Dataset excerpts section start

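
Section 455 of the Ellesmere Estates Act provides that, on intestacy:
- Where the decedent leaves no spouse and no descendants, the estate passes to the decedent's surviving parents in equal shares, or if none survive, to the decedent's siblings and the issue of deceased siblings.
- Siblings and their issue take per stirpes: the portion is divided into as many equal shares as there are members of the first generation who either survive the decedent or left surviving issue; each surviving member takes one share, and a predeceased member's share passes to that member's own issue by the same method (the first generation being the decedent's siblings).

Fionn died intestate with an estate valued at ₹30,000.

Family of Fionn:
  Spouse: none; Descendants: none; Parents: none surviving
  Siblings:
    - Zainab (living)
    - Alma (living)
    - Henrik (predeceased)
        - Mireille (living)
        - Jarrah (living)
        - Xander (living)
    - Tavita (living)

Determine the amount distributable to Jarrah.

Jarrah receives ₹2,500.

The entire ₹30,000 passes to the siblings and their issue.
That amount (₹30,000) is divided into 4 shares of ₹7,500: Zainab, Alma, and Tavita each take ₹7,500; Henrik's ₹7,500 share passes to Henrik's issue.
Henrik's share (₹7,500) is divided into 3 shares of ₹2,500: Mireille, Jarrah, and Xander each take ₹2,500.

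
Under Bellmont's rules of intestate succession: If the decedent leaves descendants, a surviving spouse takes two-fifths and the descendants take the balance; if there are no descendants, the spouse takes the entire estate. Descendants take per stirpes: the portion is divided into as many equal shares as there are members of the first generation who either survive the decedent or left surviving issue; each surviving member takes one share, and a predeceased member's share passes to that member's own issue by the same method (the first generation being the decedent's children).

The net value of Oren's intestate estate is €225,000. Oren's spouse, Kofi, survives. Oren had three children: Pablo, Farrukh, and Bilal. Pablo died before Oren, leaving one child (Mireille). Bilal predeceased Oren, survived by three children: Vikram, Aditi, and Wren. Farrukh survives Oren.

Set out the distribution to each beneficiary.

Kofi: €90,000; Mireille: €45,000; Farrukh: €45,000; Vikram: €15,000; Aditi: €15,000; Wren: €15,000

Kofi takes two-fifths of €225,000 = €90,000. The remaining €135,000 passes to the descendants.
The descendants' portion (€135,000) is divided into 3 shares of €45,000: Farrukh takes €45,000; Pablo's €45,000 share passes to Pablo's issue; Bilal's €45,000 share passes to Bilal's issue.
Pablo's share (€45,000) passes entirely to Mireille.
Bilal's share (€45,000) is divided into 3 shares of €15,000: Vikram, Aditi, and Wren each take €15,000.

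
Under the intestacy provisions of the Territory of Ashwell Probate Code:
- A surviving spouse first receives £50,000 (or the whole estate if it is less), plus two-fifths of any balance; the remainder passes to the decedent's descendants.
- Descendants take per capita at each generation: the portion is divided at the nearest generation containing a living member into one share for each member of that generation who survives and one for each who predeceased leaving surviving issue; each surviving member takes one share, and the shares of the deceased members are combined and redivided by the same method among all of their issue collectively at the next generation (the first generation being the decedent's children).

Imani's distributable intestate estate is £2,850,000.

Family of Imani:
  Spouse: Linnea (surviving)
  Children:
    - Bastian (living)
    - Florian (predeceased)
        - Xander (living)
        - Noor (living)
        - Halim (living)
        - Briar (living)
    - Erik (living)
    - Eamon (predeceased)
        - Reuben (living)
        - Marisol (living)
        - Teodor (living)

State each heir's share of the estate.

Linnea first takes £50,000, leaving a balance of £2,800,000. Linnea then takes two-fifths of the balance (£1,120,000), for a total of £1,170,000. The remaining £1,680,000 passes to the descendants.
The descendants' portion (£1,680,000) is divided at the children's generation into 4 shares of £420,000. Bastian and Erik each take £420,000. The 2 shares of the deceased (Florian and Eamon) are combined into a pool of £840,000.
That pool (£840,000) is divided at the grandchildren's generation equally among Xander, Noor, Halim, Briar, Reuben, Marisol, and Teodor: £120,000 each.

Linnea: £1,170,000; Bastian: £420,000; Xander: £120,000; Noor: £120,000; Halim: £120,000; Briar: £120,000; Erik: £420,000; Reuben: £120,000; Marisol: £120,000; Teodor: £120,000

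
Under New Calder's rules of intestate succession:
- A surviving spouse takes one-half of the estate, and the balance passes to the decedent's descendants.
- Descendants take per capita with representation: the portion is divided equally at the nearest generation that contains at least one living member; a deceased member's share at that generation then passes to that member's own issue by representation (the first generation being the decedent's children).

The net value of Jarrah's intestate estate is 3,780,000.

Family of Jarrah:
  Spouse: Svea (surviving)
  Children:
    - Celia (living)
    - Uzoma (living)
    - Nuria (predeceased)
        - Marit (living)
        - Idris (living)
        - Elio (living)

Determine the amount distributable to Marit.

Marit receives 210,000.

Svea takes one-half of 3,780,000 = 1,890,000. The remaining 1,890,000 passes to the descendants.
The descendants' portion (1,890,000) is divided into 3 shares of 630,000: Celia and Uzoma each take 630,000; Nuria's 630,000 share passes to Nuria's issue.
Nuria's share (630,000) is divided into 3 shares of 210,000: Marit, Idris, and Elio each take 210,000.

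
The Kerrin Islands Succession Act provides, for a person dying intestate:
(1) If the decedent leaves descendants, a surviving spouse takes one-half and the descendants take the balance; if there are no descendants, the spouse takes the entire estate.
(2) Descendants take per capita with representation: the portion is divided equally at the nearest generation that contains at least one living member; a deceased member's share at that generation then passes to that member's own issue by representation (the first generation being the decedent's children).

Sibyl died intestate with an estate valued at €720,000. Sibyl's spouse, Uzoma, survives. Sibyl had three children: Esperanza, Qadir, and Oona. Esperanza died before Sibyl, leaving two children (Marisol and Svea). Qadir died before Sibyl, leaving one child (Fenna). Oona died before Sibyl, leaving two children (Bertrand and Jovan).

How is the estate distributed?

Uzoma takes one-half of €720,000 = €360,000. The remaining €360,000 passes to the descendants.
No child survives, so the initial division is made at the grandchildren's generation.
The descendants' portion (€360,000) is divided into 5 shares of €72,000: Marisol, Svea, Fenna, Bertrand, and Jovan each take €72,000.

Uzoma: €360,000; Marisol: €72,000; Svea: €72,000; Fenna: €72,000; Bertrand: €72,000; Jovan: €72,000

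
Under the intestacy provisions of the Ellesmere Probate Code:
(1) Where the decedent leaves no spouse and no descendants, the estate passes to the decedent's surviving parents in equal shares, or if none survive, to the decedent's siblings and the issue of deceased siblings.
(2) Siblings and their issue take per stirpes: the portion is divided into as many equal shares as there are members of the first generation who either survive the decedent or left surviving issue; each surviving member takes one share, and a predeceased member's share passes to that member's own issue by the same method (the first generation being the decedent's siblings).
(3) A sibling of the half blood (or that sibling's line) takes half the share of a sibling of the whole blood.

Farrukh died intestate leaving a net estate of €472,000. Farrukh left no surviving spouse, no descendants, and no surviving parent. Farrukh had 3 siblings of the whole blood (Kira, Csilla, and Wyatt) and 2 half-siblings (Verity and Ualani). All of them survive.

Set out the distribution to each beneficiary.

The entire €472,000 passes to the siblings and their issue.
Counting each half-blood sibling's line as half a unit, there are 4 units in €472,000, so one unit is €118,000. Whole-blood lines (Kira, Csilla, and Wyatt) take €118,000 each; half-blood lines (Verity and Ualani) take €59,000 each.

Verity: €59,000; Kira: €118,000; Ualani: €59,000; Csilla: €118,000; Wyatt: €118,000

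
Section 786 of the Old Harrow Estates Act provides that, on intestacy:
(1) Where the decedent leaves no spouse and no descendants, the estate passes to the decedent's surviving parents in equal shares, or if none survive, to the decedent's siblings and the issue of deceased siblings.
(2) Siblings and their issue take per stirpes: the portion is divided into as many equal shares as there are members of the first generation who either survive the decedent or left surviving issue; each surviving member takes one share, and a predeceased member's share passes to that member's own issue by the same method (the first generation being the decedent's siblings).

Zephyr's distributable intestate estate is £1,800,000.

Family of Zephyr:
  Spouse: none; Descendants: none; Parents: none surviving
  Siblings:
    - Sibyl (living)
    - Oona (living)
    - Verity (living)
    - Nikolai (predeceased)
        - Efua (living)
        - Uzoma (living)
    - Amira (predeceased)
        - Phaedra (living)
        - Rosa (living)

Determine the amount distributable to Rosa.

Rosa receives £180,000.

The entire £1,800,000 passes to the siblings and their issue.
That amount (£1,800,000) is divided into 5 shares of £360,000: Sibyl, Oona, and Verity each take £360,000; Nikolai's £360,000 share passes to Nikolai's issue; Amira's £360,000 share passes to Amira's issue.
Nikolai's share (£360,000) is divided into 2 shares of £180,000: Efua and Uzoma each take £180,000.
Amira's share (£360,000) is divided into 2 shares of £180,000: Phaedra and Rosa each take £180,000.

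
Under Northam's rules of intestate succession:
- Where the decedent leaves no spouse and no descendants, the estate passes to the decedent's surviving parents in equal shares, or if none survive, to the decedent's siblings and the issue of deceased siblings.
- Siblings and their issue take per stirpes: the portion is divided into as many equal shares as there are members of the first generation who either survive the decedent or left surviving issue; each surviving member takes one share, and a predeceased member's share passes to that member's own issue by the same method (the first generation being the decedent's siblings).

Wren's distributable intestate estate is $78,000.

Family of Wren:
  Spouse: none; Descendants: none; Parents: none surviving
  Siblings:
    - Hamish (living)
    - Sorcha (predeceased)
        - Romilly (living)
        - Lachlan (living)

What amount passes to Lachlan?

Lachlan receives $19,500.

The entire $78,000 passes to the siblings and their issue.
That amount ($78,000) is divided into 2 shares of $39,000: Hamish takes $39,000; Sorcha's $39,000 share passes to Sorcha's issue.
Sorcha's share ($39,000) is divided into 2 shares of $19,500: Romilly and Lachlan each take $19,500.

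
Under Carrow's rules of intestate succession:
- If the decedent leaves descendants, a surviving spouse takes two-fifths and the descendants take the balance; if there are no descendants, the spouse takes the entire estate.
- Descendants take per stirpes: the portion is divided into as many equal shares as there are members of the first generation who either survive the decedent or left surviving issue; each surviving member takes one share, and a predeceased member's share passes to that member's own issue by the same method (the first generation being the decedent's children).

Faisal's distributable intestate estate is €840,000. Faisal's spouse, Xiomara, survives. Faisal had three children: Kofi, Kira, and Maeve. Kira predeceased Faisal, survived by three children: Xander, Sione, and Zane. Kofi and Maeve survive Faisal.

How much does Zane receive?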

Dataset excerpts section end

» **Exercise requirements**
If a line in the listing holds the word "Zane", copy it out.

» **Result**
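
Faisal's distributable intestate estate is €840,000. Faisal's spouse, Xiomara, survives. Faisal had three children: Kofi, Kira, and Maeve. Kira predeceased Faisal, survived by three children: Xander, Sione, and Zane. Kofi and Maeve survive Faisal.
How much does Zane receive?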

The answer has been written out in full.